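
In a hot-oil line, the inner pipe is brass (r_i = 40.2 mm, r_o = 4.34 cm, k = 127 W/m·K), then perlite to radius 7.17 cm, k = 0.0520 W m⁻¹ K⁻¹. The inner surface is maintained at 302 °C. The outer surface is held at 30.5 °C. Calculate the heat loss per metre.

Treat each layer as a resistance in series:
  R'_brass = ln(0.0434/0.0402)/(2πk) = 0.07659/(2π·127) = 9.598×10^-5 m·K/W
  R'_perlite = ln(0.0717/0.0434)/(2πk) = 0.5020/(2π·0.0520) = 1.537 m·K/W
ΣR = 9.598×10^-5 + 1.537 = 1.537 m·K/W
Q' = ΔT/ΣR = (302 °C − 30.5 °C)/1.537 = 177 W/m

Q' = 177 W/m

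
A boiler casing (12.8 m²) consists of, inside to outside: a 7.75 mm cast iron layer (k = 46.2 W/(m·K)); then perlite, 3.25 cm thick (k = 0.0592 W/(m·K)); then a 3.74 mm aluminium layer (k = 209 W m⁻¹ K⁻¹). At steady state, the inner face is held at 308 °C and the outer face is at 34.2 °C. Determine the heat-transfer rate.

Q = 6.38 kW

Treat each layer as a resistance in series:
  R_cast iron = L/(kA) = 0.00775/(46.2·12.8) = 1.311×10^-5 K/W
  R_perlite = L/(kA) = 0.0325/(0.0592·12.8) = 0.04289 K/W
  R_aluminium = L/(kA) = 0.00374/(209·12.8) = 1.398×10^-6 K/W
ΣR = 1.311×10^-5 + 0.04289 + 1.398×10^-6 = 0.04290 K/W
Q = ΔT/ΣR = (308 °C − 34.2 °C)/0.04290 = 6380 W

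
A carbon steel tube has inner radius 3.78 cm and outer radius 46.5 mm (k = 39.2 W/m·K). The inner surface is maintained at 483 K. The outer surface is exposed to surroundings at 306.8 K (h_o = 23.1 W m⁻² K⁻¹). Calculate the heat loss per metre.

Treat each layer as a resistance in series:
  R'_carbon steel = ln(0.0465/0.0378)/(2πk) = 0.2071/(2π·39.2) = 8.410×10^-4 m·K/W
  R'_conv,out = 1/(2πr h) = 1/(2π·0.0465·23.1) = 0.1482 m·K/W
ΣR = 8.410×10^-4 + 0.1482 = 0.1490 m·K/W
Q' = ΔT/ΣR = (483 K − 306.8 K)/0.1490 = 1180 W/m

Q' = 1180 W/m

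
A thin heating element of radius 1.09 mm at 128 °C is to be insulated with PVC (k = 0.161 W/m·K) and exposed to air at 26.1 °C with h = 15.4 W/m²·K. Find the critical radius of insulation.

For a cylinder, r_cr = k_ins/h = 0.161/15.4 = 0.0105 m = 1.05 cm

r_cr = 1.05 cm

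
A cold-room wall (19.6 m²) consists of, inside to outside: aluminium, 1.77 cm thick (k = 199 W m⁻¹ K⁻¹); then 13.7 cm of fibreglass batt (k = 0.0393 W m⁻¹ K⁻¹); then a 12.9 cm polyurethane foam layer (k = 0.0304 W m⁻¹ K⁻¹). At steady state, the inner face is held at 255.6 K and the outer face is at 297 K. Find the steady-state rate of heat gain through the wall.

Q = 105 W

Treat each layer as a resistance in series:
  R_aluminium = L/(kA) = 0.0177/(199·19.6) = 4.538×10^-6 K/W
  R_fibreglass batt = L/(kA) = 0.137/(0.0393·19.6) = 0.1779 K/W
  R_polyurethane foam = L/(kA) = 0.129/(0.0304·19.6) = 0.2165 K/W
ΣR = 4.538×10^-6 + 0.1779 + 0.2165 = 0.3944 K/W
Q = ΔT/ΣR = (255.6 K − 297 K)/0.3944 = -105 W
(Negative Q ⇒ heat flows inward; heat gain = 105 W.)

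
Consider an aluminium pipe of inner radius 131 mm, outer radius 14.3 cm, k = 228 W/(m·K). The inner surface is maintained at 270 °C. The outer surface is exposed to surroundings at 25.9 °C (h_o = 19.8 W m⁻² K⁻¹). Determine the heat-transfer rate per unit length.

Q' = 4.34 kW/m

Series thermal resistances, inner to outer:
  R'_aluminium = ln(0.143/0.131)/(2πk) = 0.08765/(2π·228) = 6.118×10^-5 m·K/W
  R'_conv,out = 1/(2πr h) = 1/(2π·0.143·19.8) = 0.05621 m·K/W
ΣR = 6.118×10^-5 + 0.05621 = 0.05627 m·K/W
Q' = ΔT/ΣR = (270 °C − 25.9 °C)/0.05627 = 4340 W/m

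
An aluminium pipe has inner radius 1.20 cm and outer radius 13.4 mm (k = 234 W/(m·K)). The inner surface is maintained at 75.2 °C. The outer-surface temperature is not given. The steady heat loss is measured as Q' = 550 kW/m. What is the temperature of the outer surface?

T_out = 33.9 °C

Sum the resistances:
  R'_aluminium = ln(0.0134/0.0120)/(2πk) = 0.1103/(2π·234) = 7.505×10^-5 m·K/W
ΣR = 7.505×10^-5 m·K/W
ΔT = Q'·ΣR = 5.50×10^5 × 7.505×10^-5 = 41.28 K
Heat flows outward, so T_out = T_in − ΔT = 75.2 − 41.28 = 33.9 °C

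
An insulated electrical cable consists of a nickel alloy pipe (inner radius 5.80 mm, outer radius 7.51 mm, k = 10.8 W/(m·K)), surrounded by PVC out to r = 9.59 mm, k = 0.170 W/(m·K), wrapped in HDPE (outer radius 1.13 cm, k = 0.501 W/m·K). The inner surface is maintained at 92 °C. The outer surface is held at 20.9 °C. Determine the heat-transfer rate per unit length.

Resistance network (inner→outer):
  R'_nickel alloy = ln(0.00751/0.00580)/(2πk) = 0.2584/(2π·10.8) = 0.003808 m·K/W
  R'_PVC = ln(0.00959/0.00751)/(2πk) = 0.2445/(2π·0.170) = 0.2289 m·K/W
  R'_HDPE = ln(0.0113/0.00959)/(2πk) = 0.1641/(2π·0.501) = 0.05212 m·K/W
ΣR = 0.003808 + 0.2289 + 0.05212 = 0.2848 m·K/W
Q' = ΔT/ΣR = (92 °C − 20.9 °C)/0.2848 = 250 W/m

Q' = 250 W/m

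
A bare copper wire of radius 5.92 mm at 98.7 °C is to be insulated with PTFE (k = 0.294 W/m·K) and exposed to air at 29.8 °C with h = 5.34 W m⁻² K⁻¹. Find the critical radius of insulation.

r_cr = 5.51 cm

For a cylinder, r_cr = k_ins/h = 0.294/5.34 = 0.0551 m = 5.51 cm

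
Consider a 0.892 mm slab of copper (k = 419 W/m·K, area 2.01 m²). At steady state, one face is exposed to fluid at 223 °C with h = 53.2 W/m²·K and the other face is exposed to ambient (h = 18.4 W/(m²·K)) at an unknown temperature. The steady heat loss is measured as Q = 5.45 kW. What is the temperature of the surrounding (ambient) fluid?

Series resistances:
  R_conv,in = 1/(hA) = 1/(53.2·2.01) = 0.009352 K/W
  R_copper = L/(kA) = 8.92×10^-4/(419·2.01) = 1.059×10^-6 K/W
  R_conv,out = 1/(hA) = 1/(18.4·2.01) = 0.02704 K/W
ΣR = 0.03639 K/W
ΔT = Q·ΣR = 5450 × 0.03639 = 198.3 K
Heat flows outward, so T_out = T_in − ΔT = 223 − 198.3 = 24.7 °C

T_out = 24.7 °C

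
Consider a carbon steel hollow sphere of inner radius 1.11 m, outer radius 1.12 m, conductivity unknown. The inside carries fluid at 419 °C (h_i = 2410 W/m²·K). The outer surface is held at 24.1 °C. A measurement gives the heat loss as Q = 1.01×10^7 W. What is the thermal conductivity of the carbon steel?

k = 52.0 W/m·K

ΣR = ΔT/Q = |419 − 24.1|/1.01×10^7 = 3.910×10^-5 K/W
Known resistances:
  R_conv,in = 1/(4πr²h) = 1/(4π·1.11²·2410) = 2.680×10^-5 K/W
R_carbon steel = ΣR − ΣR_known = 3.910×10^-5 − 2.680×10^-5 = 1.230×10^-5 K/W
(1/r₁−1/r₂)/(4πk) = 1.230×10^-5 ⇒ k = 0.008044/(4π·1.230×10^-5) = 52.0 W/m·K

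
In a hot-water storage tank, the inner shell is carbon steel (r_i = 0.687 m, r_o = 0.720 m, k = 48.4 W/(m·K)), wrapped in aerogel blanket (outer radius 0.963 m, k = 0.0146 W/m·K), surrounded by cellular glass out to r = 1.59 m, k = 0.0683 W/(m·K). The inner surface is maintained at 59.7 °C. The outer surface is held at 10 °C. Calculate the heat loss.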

_What to do_. Print, exactly and only, the lines running from the one with "Consider a 0.892" to the end of the data above.

_Output of the task_.
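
Consider a 0.892 mm slab of copper (k = 419 W/m·K, area 2.01 m²). At steady state, one face is exposed to fluid at 223 °C with h = 53.2 W/m²·K and the other face is exposed to ambient (h = 18.4 W/(m²·K)) at an unknown temperature. The steady heat loss is measured as Q = 5.45 kW. What is the temperature of the surrounding (ambient) fluid?

Series resistances:
  R_conv,in = 1/(hA) = 1/(53.2·2.01) = 0.009352 K/W
  R_copper = L/(kA) = 8.92×10^-4/(419·2.01) = 1.059×10^-6 K/W
  R_conv,out = 1/(hA) = 1/(18.4·2.01) = 0.02704 K/W
ΣR = 0.03639 K/W
ΔT = Q·ΣR = 5450 × 0.03639 = 198.3 K
Heat flows outward, so T_out = T_in − ΔT = 223 − 198.3 = 24.7 °C

T_out = 24.7 °C

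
Consider a carbon steel hollow sphere of inner radius 1.11 m, outer radius 1.12 m, conductivity unknown. The inside carries fluid at 419 °C (h_i = 2410 W/m²·K). The outer surface is held at 24.1 °C. A measurement gives the heat loss as Q = 1.01×10^7 W. What is the thermal conductivity of the carbon steel?

k = 52.0 W/m·K

ΣR = ΔT/Q = |419 − 24.1|/1.01×10^7 = 3.910×10^-5 K/W
Known resistances:
  R_conv,in = 1/(4πr²h) = 1/(4π·1.11²·2410) = 2.680×10^-5 K/W
R_carbon steel = ΣR − ΣR_known = 3.910×10^-5 − 2.680×10^-5 = 1.230×10^-5 K/W
(1/r₁−1/r₂)/(4πk) = 1.230×10^-5 ⇒ k = 0.008044/(4π·1.230×10^-5) = 52.0 W/m·K

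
In a hot-water storage tank, the inner shell is carbon steel (r_i = 0.687 m, r_o = 0.720 m, k = 48.4 W/(m·K)), wrapped in aerogel blanket (outer radius 0.963 m, k = 0.0146 W/m·K), surrounded by cellular glass out to r = 1.59 m, k = 0.0683 W/(m·K). The inner surface is maintained at 59.7 °C. The outer surface is held at 10 °C. Calculate the heat loss.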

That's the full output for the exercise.